LISTED ENTRIES below:
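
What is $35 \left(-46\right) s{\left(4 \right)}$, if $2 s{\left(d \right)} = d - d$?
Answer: $0$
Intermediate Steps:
$s{\left(d \right)} = 0$ ($s{\left(d \right)} = \frac{d - d}{2} = \frac{1}{2} \cdot 0 = 0$)
$35 \left(-46\right) s{\left(4 \right)} = 35 \left(-46\right) 0 = \left(-1610\right) 0 = 0$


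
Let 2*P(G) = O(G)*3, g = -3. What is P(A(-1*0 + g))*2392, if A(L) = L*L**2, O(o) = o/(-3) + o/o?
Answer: 35880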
End of LISTED ENTRIES.
• _EXERCISE REQUIREMENTS_
Would you set down all of the entries again, word for word?

• _ANSWER_
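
What is $35 \left(-46\right) s{\left(4 \right)}$, if $2 s{\left(d \right)} = d - d$?
Answer: $0$
Intermediate Steps:
$s{\left(d \right)} = 0$ ($s{\left(d \right)} = \frac{d - d}{2} = \frac{1}{2} \cdot 0 = 0$)
$35 \left(-46\right) s{\left(4 \right)} = 35 \left(-46\right) 0 = \left(-1610\right) 0 = 0$


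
Let 2*P(G) = O(G)*3, g = -3. What is P(A(-1*0 + g))*2392, if A(L) = L*L**2, O(o) = o/(-3) + o/o?
Answer: 35880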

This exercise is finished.